• **PROBLEM DETAILS**: Records follow. Select each line holding "Define".

■ ■ ■ ■

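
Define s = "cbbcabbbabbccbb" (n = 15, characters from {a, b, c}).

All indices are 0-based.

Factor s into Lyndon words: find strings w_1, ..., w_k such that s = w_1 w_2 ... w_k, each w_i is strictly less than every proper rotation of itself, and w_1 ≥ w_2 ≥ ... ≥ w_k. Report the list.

["c", "bbc", "abbbabbccbb"]

emit factor 1: 'c' (i=0, period=1)
emit factor 2: 'bbc' (i=1, period=3)
emit factor 3: 'abbbabbccbb' (i=4, period=11)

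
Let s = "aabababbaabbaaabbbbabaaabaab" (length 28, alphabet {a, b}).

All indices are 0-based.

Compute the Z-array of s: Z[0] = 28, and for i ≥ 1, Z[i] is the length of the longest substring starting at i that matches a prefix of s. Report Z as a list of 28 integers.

Z[0]=28
i=1: fresh scan; Z[1]=1 grow→box=[1,2)
i=2: fresh scan; Z[2]=0
i=3: fresh scan; Z[3]=1 grow→box=[3,4)
i=4: fresh scan; Z[4]=0
i=5: fresh scan; Z[5]=1 grow→box=[5,6)
i=6: fresh scan; Z[6]=0
i=7: fresh scan; Z[7]=0
i=8: fresh scan; Z[8]=3 grow→box=[8,11)
i=9: min(r-i=2, Z[1]=1)=1; Z[9]=1
i=10: min(r-i=1, Z[2]=0)=0; Z[10]=0
i=11: fresh scan; Z[11]=0
i=12: fresh scan; Z[12]=2 grow→box=[12,14)
i=13: min(r-i=1, Z[1]=1)=1; Z[13]=3 grow→box=[13,16)
i=14: min(r-i=2, Z[1]=1)=1; Z[14]=1
i=15: min(r-i=1, Z[2]=0)=0; Z[15]=0
i=16: fresh scan; Z[16]=0
i=17: fresh scan; Z[17]=0
i=18: fresh scan; Z[18]=0
i=19: fresh scan; Z[19]=1 grow→box=[19,20)
i=20: fresh scan; Z[20]=0
i=21: fresh scan; Z[21]=2 grow→box=[21,23)
i=22: min(r-i=1, Z[1]=1)=1; Z[22]=4 grow→box=[22,26)
i=23: min(r-i=3, Z[1]=1)=1; Z[23]=1
i=24: min(r-i=2, Z[2]=0)=0; Z[24]=0
i=25: min(r-i=1, Z[3]=1)=1; Z[25]=3 grow→box=[25,28)
i=26: min(r-i=2, Z[1]=1)=1; Z[26]=1
i=27: min(r-i=1, Z[2]=0)=0; Z[27]=0

[28, 1, 0, 1, 0, 1, 0, 0, 3, 1, 0, 0, 2, 3, 1, 0, 0, 0, 0, 1, 0, 2, 4, 1, 0, 3, 1, 0]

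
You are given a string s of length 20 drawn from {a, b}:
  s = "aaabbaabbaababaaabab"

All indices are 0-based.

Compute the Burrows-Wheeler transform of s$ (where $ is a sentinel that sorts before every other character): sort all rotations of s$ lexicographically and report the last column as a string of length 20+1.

rank  rotation               last
    0  $aaabbaabbaababaaabab  b
    1  aaabab$aaabbaabbaabab  b
    2  aaabbaabbaababaaabab$  $
    3  aabab$aaabbaabbaababa  a
    4  aababaaabab$aaabbaabb  b
    5  aabbaababaaabab$aaabb  b
    6  aabbaabbaababaaabab$a  a
    7  ab$aaabbaabbaababaaab  b
    8  abaaabab$aaabbaabbaab  b
    9  abab$aaabbaabbaababaa  a
   10  ababaaabab$aaabbaabba  a
   11  abbaababaaabab$aaabba  a
   12  abbaabbaababaaabab$aa  a
   13  b$aaabbaabbaababaaaba  a
   14  baaabab$aaabbaabbaaba  a
   15  baababaaabab$aaabbaab  b
   16  baabbaababaaabab$aaab  b
   17  bab$aaabbaabbaababaaa  a
   18  babaaabab$aaabbaabbaa  a
   19  bbaababaaabab$aaabbaa  a
   20  bbaabbaababaaabab$aaa  a

bb$abbabbaaaaaabbaaaa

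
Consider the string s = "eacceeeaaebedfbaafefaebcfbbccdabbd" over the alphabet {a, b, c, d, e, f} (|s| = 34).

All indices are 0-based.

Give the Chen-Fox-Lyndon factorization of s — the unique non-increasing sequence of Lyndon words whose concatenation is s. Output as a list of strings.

["e", "acceee", "aaebedfbaafefaebcfbbccdabbd"]

emit factor 1: 'e' (i=0, period=1)
emit factor 2: 'acceee' (i=1, period=6)
emit factor 3: 'aaebedfbaafefaebcfbbccdabbd' (i=7, period=27)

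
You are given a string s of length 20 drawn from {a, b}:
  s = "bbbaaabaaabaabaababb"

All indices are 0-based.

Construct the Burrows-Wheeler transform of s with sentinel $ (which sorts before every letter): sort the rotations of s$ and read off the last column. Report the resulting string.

bbbaabbaaaabbbaaaaab$

rank  rotation               last
    0  $bbbaaabaaabaabaababb  b
    1  aaabaaabaabaababb$bbb  b
    2  aaabaabaababb$bbbaaab  b
    3  aabaaabaabaababb$bbba  a
    4  aabaabaababb$bbbaaaba  a
    5  aabaababb$bbbaaabaaab  b
    6  aababb$bbbaaabaaabaab  b
    7  abaaabaabaababb$bbbaa  a
    8  abaabaababb$bbbaaabaa  a
    9  abaababb$bbbaaabaaaba  a
   10  ababb$bbbaaabaaabaaba  a
   11  abb$bbbaaabaaabaabaab  b
   12  b$bbbaaabaaabaabaabab  b
   13  baaabaaabaabaababb$bb  b
   14  baaabaabaababb$bbbaaa  a
   15  baabaababb$bbbaaabaaa  a
   16  baababb$bbbaaabaaabaa  a
   17  babb$bbbaaabaaabaabaa  a
   18  bb$bbbaaabaaabaabaaba  a
   19  bbaaabaaabaabaababb$b  b
   20  bbbaaabaaabaabaababb$  $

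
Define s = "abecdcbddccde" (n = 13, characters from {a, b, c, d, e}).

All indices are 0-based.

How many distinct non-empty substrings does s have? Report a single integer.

sorted suffixes:
  #0 SA[0]=0  'abecdcbddccde'
  #1 SA[1]=6  'bddccde'
  #2 SA[2]=1  'becdcbddccde'
  #3 SA[3]=5  'cbddccde'
  #4 SA[4]=9  'ccde'
  #5 SA[5]=3  'cdcbddccde'
  #6 SA[6]=10  'cde'
  #7 SA[7]=4  'dcbddccde'
  #8 SA[8]=8  'dccde'
  #9 SA[9]=7  'ddccde'
  #10 SA[10]=11  'de'
  #11 SA[11]=12  'e'
  #12 SA[12]=2  'ecdcbddccde'

SA = [0, 6, 1, 5, 9, 3, 10, 4, 8, 7, 11, 12, 2]
[i] adj suffixes → lcp
  [1] 0/6 → 0 ('')
  [2] 6/1 → 1 ('b')
  [3] 1/5 → 0 ('')
  [4] 5/9 → 1 ('c')
  [5] 9/3 → 1 ('c')
  [6] 3/10 → 2 ('cd')
  [7] 10/4 → 0 ('')
  [8] 4/8 → 2 ('dc')
  [9] 8/7 → 1 ('d')
  [10] 7/11 → 1 ('d')
  [11] 11/12 → 0 ('')
  [12] 12/2 → 1 ('e')

n(n+1)/2 = 13·14/2 = 91
Σ LCP = 0 + 0 + 1 + 0 + 1 + 1 + 2 + 0 + 2 + 1 + 1 + 0 + 1 = 10
distinct = 91 − 10 = 81

81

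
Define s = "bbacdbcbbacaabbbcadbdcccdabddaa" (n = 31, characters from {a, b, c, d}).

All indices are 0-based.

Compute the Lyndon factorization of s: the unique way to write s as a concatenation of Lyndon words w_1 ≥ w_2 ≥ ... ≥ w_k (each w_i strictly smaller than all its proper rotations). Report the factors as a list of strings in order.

emit factor 1: 'b' (i=0, period=1)
emit factor 2: 'b' (i=1, period=1)
emit factor 3: 'acdbcbb' (i=2, period=7)
emit factor 4: 'ac' (i=9, period=2)
emit factor 5: 'aabbbcadbdcccdabdd' (i=11, period=18)
emit factor 6: 'a' (i=29, period=1)
emit factor 7: 'a' (i=30, period=1)

["b", "b", "acdbcbb", "ac", "aabbbcadbdcccdabdd", "a", "a"]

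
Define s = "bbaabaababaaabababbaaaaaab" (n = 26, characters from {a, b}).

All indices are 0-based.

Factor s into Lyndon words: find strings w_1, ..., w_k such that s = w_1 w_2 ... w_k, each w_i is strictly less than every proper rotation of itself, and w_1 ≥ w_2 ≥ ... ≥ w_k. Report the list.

emit factor 1: 'b' (i=0, period=1)
emit factor 2: 'b' (i=1, period=1)
emit factor 3: 'aabaabab' (i=2, period=8)
emit factor 4: 'aaabababb' (i=10, period=9)
emit factor 5: 'aaaaaab' (i=19, period=7)

["b", "b", "aabaabab", "aaabababb", "aaaaaab"]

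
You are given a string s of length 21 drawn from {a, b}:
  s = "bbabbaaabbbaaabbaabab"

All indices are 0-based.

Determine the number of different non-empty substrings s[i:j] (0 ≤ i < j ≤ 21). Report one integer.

172

rank→(start, suffix):
  0 → (11, 'aaabbaabab')
  1 → (5, 'aaabbbaaabbaabab')
  2 → (16, 'aabab')
  3 → (12, 'aabbaabab')
  4 → (6, 'aabbbaaabbaabab')
  5 → (19, 'ab')
  6 → (17, 'abab')
  7 → (2, 'abbaaabbbaaabbaabab')
  8 → (13, 'abbaabab')
  9 → (7, 'abbbaaabbaabab')
  10 → (20, 'b')
  11 → (10, 'baaabbaabab')
  12 → (4, 'baaabbbaaabbaabab')
  13 → (15, 'baabab')
  14 → (18, 'bab')
  15 → (1, 'babbaaabbbaaabbaabab')
  16 → (9, 'bbaaabbaabab')
  17 → (3, 'bbaaabbbaaabbaabab')
  18 → (14, 'bbaabab')
  19 → (0, 'bbabbaaabbbaaabbaabab')
  20 → (8, 'bbbaaabbaabab')

SA = [11, 5, 16, 12, 6, 19, 17, 2, 13, 7, 20, 10, 4, 15, 18, 1, 9, 3, 14, 0, 8]
rank  pair      lcp
   1  s[11:],s[5:]  5  'aaabb'
   2  s[5:],s[16:]  2  'aa'
   3  s[16:],s[12:]  3  'aab'
   4  s[12:],s[6:]  4  'aabb'
   5  s[6:],s[19:]  1  'a'
   6  s[19:],s[17:]  2  'ab'
   7  s[17:],s[2:]  2  'ab'
   8  s[2:],s[13:]  5  'abbaa'
   9  s[13:],s[7:]  3  'abb'
  10  s[7:],s[20:]  0  ''
  11  s[20:],s[10:]  1  'b'
  12  s[10:],s[4:]  6  'baaabb'
  13  s[4:],s[15:]  3  'baa'
  14  s[15:],s[18:]  2  'ba'
  15  s[18:],s[1:]  3  'bab'
  16  s[1:],s[9:]  1  'b'
  17  s[9:],s[3:]  7  'bbaaabb'
  18  s[3:],s[14:]  4  'bbaa'
  19  s[14:],s[0:]  3  'bba'
  20  s[0:],s[8:]  2  'bb'

n(n+1)/2 = 21·22/2 = 231
Σ LCP = 0 + 5 + 2 + 3 + 4 + 1 + 2 + 2 + 5 + 3 + 0 + 1 + 6 + 3 + 2 + 3 + 1 + 7 + 4 + 3 + 2 = 59
distinct = 231 − 59 = 172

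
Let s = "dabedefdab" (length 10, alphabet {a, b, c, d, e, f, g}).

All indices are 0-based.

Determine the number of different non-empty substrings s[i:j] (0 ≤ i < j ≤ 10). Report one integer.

47

sorted suffixes:
  #0 SA[0]=8  'ab'
  #1 SA[1]=1  'abedefdab'
  #2 SA[2]=9  'b'
  #3 SA[3]=2  'bedefdab'
  #4 SA[4]=7  'dab'
  #5 SA[5]=0  'dabedefdab'
  #6 SA[6]=4  'defdab'
  #7 SA[7]=3  'edefdab'
  #8 SA[8]=5  'efdab'
  #9 SA[9]=6  'fdab'

SA = [8, 1, 9, 2, 7, 0, 4, 3, 5, 6]
i: (SA[i-1],SA[i]) lcp shared
  1: (8,1) 2 'ab'
  2: (1,9) 0 ''
  3: (9,2) 1 'b'
  4: (2,7) 0 ''
  5: (7,0) 3 'dab'
  6: (0,4) 1 'd'
  7: (4,3) 0 ''
  8: (3,5) 1 'e'
  9: (5,6) 0 ''

n(n+1)/2 = 10·11/2 = 55
Σ LCP = 0 + 2 + 0 + 1 + 0 + 3 + 1 + 0 + 1 + 0 = 8
distinct = 55 − 8 = 47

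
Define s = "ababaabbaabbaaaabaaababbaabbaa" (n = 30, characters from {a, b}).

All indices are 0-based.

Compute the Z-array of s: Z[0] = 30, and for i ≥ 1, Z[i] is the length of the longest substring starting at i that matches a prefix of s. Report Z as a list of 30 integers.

Z[0]=30
i=1: i≥r, start 0; Z[1]=0
i=2: i≥r, start 0; Z[2]=3 grow→box=[2,5)
i=3: min(r-i=2, Z[1]=0)=0; Z[3]=0
i=4: min(r-i=1, Z[2]=3)=1; Z[4]=1
i=5: i≥r, start 0; Z[5]=2 grow→box=[5,7)
i=6: min(r-i=1, Z[1]=0)=0; Z[6]=0
i=7: i≥r, start 0; Z[7]=0
i=8: i≥r, start 0; Z[8]=1 grow→box=[8,9)
i=9: i≥r, start 0; Z[9]=2 grow→box=[9,11)
i=10: min(r-i=1, Z[1]=0)=0; Z[10]=0
i=11: i≥r, start 0; Z[11]=0
i=12: i≥r, start 0; Z[12]=1 grow→box=[12,13)
i=13: i≥r, start 0; Z[13]=1 grow→box=[13,14)
i=14: i≥r, start 0; Z[14]=1 grow→box=[14,15)
i=15: i≥r, start 0; Z[15]=3 grow→box=[15,18)
i=16: min(r-i=2, Z[1]=0)=0; Z[16]=0
i=17: min(r-i=1, Z[2]=3)=1; Z[17]=1
i=18: i≥r, start 0; Z[18]=1 grow→box=[18,19)
i=19: i≥r, start 0; Z[19]=4 grow→box=[19,23)
i=20: min(r-i=3, Z[1]=0)=0; Z[20]=0
i=21: min(r-i=2, Z[2]=3)=2; Z[21]=2
i=22: min(r-i=1, Z[3]=0)=0; Z[22]=0
i=23: i≥r, start 0; Z[23]=0
i=24: i≥r, start 0; Z[24]=1 grow→box=[24,25)
i=25: i≥r, start 0; Z[25]=2 grow→box=[25,27)
i=26: min(r-i=1, Z[1]=0)=0; Z[26]=0
i=27: i≥r, start 0; Z[27]=0
i=28: i≥r, start 0; Z[28]=1 grow→box=[28,29)
i=29: i≥r, start 0; Z[29]=1 grow→box=[29,30)

[30, 0, 3, 0, 1, 2, 0, 0, 1, 2, 0, 0, 1, 1, 1, 3, 0, 1, 1, 4, 0, 2, 0, 0, 1, 2, 0, 0, 1, 1]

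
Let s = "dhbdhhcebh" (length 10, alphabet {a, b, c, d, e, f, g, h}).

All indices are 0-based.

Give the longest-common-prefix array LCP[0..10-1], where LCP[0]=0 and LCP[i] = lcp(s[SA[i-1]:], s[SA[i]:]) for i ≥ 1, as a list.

sorted suffixes:
  #0 SA[0]=2  'bdhhcebh'
  #1 SA[1]=8  'bh'
  #2 SA[2]=6  'cebh'
  #3 SA[3]=0  'dhbdhhcebh'
  #4 SA[4]=3  'dhhcebh'
  #5 SA[5]=7  'ebh'
  #6 SA[6]=9  'h'
  #7 SA[7]=1  'hbdhhcebh'
  #8 SA[8]=5  'hcebh'
  #9 SA[9]=4  'hhcebh'

SA = [2, 8, 6, 0, 3, 7, 9, 1, 5, 4]
i: (SA[i-1],SA[i]) lcp shared
  1: (2,8) 1 'b'
  2: (8,6) 0 ''
  3: (6,0) 0 ''
  4: (0,3) 2 'dh'
  5: (3,7) 0 ''
  6: (7,9) 0 ''
  7: (9,1) 1 'h'
  8: (1,5) 1 'h'
  9: (5,4) 1 'h'

[0, 1, 0, 0, 2, 0, 0, 1, 1, 1]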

■ ■ ■ ■

• **FINISHED TASK**:
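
Define s = "cbbcabbbabbccbb" (n = 15, characters from {a, b, c}).
Define s = "abecdcbddccde" (n = 13, characters from {a, b, c, d, e}).
Define s = "bbacdbcbbacaabbbcadbdcccdabddaa" (n = 31, characters from {a, b, c, d}).
Define s = "bbaabaababaaabababbaaaaaab" (n = 26, characters from {a, b}).
Define s = "ababaabbaabbaaaabaaababbaabbaa" (n = 30, characters from {a, b}).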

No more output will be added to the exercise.